Entries taken from a collection:

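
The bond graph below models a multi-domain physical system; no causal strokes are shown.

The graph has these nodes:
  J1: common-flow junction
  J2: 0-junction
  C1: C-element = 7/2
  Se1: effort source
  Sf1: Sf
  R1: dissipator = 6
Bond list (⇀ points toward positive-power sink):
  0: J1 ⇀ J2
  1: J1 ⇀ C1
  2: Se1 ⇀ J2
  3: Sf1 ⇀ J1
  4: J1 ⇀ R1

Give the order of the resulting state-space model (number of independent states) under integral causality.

1  (C1 all integral)

b2 stroke at J2  (Se1 (Se) sets effort on bond)
b3 stroke at Sf1  (Sf1: flow source, stroke at near end)
b0 stroke at J1  (J1: bond 3 brought flow, rest push out)
b1 stroke at J1  (common-f at J1 fixed by 3)
b4 stroke at J1  (J1: bond 3 brought flow, rest push out)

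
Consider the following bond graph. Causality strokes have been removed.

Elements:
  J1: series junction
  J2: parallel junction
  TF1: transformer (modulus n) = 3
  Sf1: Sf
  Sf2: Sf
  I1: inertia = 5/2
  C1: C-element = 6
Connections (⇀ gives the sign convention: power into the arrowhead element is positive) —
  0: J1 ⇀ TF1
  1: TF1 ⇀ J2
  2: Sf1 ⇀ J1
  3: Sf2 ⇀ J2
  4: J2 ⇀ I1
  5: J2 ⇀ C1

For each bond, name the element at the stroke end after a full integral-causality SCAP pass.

β0 |J1
β1 |TF1
β2 |Sf1
β3 |Sf2
β4 |I1
β5 |J2

β2 stroke→Sf1  (Sf1 (Sf) sets flow on bond)
β3 stroke→Sf2  (Sf2: flow source, stroke at near end)
β0 stroke→J1  (J1 flow already set via bond 2)
β1 stroke→TF1  (through TF1, causality passes straight; one stroke at TF1)
β4 stroke→I1  (I1 outputs flow p/I1)
β5 stroke→J2  (only one effort-in slot at J2)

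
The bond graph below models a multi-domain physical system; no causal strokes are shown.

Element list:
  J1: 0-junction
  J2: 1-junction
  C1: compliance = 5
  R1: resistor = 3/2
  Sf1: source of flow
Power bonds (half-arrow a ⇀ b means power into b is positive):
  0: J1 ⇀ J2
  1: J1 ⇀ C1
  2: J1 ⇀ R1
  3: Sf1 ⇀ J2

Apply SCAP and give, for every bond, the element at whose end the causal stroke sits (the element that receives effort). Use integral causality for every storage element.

b3 |Sf1  (Sf1: flow source, stroke at near end)
b0 |J2  (J2 flow already set via bond 3)
b1 |J1  (C1 outputs effort q/C1)
b2 |R1  (J1: bond 1 brought effort, rest push out)

bond 0 stroke→J2
bond 1 stroke→J1
bond 2 stroke→R1
bond 3 stroke→Sf1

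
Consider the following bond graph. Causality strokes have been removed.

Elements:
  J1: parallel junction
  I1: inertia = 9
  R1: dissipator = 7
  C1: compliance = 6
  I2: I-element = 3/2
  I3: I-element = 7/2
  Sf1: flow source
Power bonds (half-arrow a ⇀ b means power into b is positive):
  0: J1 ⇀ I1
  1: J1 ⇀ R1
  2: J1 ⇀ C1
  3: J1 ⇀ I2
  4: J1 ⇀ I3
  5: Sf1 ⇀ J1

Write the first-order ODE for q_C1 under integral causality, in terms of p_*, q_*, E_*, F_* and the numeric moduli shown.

dq_C1/dt = F_Sf1 - p_I1/9 - 2*p_I2/3 - 2*p_I3/7 - q_C1/42

β5 stroke→Sf1  (source Sf1 imposes f)
β0 stroke→I1  (I1: I, integral causality)
β2 stroke→J1  (C1 outputs effort q/C1)
β1 stroke→R1  (common-e at J1 fixed by 2)
β3 stroke→I2  (common-e at J1 fixed by 2)
β4 stroke→I3  (J1: bond 2 brought effort, rest push out)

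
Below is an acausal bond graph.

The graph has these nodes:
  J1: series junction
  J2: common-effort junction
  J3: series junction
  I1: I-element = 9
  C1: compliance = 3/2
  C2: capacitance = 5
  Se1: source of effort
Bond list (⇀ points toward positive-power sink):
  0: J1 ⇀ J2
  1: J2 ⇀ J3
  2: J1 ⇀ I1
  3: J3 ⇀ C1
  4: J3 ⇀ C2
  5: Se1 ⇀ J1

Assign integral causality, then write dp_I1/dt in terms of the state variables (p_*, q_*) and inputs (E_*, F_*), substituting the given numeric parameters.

dp_I1/dt = E_Se1 - 2*q_C1/3 - q_C2/5

b5 →J1  (Se1 fixes effort; stroke away)
b2 →I1  (prefer integral on I1)
b0 →J1  (common-f at J1 fixed by 2)
b1 →J2  (only one effort-in slot at J2)
b3 →J3  (J3 flow already set via bond 1)
b4 →J3  (1-jn J3 has f-setter on 1)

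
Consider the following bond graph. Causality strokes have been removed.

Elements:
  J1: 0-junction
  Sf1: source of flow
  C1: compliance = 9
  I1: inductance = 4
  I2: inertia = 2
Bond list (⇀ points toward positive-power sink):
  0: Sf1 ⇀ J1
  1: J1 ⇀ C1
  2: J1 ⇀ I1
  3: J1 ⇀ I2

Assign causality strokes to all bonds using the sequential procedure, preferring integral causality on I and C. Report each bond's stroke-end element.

#0 →Sf1  (source Sf1 imposes f)
#1 →J1  (prefer integral on C1)
#2 →I1  (0-jn J1 has e-setter on 1)
#3 →I2  (J1: bond 1 brought effort, rest push out)

b0 |Sf1
b1 |J1
b2 |I1
b3 |I2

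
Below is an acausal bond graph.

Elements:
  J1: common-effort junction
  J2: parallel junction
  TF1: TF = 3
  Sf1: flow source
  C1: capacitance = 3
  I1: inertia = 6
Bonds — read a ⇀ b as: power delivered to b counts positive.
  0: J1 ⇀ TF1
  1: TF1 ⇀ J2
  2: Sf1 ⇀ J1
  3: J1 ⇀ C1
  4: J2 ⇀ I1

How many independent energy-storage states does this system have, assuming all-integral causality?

2  (C1, I1 all integral)

β2 →Sf1  (source Sf1 imposes f)
β3 →J1  (prefer integral on C1)
β0 →TF1  (J1: bond 3 brought effort, rest push out)
β1 →J2  (through TF1, causality passes straight; one stroke at TF1)
β4 →I1  (J2: bond 1 brought effort, rest push out)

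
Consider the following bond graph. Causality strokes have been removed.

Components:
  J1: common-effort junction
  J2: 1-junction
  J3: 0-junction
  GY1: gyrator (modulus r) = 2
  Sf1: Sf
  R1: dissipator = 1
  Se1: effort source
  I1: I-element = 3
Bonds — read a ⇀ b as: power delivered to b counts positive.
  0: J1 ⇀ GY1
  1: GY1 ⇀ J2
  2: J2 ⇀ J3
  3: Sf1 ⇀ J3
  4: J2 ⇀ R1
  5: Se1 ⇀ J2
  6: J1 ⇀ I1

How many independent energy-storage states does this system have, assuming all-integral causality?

1  (I1 all integral)

b3 →Sf1  (source Sf1 imposes f)
b5 →J2  (source Se1 imposes e)
b2 →J3  (closing 0-jn rule on J3)
b1 →J2  (common-f at J2 fixed by 2)
b4 →J2  (J2 flow already set via bond 2)
b0 →J1  (GY1 both-in/both-out from 1)
b6 →I1  (J1: bond 0 brought effort, rest push out)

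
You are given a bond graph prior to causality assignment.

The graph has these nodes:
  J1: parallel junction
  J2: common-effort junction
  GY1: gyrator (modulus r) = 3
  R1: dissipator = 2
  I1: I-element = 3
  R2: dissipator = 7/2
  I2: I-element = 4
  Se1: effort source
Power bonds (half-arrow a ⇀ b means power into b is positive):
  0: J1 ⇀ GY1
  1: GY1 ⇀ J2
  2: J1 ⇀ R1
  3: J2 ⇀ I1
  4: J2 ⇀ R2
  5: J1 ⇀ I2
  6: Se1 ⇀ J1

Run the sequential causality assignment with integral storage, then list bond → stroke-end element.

β0 →GY1
β1 →GY1
β2 →R1
β3 →I1
β4 →J2
β5 →I2
β6 →J1

#6 |J1  (Se1 (Se) sets effort on bond)
#0 |GY1  (0-jn J1 has e-setter on 6)
#2 |R1  (J1: bond 6 brought effort, rest push out)
#5 |I2  (J1: bond 6 brought effort, rest push out)
#1 |GY1  (through GY1, causality inverts; strokes same side of GY1)
#3 |I1  (I1: I, integral causality)
#4 |J2  (J2 needs exactly one e-in)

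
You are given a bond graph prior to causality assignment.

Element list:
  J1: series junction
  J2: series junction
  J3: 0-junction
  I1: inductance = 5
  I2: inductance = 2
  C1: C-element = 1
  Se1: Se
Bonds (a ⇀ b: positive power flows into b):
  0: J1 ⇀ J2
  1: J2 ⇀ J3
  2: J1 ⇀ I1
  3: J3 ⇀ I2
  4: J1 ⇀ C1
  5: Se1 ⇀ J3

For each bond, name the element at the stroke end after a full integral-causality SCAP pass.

b0 →J1
b1 →J2
b2 →I1
b3 →I2
b4 →J1
b5 →J3

b5 |J3  (Se1: effort source, stroke at far end)
b1 |J2  (J3 effort already set via bond 5)
b3 |I2  (J3 effort already set via bond 5)
b0 |J1  (closing 1-jn rule on J2)
b2 |I1  (prefer integral on I1)
b4 |J1  (J1: bond 2 brought flow, rest push out)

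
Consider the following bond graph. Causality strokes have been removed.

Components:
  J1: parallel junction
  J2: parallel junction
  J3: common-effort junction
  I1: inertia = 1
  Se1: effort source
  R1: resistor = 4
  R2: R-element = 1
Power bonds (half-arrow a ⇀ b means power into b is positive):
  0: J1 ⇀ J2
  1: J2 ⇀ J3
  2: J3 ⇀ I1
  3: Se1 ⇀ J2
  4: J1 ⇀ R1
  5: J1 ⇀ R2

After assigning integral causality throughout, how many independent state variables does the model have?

1  (I1 all integral)

b3 |J2  (Se1 (Se) sets effort on bond)
b0 |J1  (J2: bond 3 brought effort, rest push out)
b1 |J3  (common-e at J2 fixed by 3)
b2 |I1  (0-jn J3 has e-setter on 1)
b4 |R1  (J1 effort already set via bond 0)
b5 |R2  (J1: bond 0 brought effort, rest push out)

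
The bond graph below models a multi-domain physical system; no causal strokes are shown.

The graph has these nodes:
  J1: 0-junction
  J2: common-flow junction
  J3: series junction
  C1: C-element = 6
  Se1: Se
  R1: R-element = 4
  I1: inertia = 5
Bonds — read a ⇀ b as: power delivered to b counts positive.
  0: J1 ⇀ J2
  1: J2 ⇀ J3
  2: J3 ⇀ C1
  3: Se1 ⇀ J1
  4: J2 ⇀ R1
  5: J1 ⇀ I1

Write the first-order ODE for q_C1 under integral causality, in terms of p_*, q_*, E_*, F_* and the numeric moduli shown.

dq_C1/dt = E_Se1/4 - q_C1/24

#3 →J1  (source Se1 imposes e)
#0 →J2  (common-e at J1 fixed by 3)
#5 →I1  (common-e at J1 fixed by 3)
#2 →J3  (C1 outputs effort q/C1)
#1 →J2  (only one flow-in slot at J3)
#4 →R1  (only one flow-in slot at J2)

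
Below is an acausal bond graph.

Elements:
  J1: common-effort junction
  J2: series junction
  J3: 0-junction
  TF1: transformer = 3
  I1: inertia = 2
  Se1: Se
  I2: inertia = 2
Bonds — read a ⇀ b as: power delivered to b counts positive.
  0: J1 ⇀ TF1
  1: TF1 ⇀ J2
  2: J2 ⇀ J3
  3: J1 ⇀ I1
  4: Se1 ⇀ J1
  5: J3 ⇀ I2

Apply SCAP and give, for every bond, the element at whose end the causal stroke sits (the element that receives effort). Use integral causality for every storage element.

bond 4 →J1  (Se1 fixes effort; stroke away)
bond 0 →TF1  (common-e at J1 fixed by 4)
bond 3 →I1  (0-jn J1 has e-setter on 4)
bond 1 →J2  (through TF1, causality passes straight; one stroke at TF1)
bond 2 →J3  (J2 needs exactly one f-in)
bond 5 →I2  (0-jn J3 has e-setter on 2)

#0 |TF1
#1 |J2
#2 |J3
#3 |I1
#4 |J1
#5 |I2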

◆ YOUR ASSIGNMENT
Scan the records above and report every line with the string "inductance".

◆ FINAL ANSWER
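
  I1: inductance = 4
  I1: inductance = 5
  I2: inductance = 2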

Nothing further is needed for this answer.